→ **RECORDS**:

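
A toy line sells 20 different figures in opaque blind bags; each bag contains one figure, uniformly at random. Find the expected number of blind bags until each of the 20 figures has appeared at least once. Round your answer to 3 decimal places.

71.955

After k distinct figures have appeared, the next blind bag gives a new one with probability (20-k)/20, so the expected wait for the (k+1)-th is 20/(20-k).
E[T] = 20/20 + 20/19 + 20/18 + ... + 20/2 + 20/1 = 20·H_{20}.
H_{20} = 3.5977, so E[T] = 71.9548.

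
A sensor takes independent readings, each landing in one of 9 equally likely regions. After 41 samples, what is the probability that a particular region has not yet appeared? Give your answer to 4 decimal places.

Each sample misses the fixed region with probability (9-1)/9 = 8/9, independently.
P(still missing after 41) = (8/9)^41 = 0.00799.

0.0080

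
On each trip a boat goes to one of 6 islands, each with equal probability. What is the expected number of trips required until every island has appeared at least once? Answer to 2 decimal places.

14.70

After k distinct islands have appeared, the next trip gives a new one with probability (6-k)/6, so the expected wait for the (k+1)-th is 6/(6-k).
E[T] = 6/6 + 6/5 + 6/4 + 6/3 + 6/2 + 6/1 = 6·H_{6}.
H_{6} = 2.450, so E[T] = 14.700.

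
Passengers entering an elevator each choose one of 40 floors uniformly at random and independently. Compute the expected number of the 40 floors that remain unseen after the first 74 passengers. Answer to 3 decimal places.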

→ **TASK STATEMENT**: Every record is to be repeated exactly as it stands above.

→ **WRITTEN ANSWER**:
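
A toy line sells 20 different figures in opaque blind bags; each bag contains one figure, uniformly at random. Find the expected number of blind bags until each of the 20 figures has appeared at least once. Round your answer to 3 decimal places.

71.955

After k distinct figures have appeared, the next blind bag gives a new one with probability (20-k)/20, so the expected wait for the (k+1)-th is 20/(20-k).
E[T] = 20/20 + 20/19 + 20/18 + ... + 20/2 + 20/1 = 20·H_{20}.
H_{20} = 3.5977, so E[T] = 71.9548.

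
A sensor takes independent readings, each landing in one of 9 equally likely regions. After 41 samples, what is the probability that a particular region has not yet appeared? Give your answer to 4 decimal places.

Each sample misses the fixed region with probability (9-1)/9 = 8/9, independently.
P(still missing after 41) = (8/9)^41 = 0.00799.

0.0080

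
On each trip a boat goes to one of 6 islands, each with equal probability. What is the expected number of trips required until every island has appeared at least once? Answer to 2 decimal places.

14.70

After k distinct islands have appeared, the next trip gives a new one with probability (6-k)/6, so the expected wait for the (k+1)-th is 6/(6-k).
E[T] = 6/6 + 6/5 + 6/4 + 6/3 + 6/2 + 6/1 = 6·H_{6}.
H_{6} = 2.450, so E[T] = 14.700.

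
Passengers entering an elevator each choose one of 40 floors uniformly at random and independently. Compute the expected number of the 40 floors that remain unseen after the first 74 passengers. Answer to 3 decimal places.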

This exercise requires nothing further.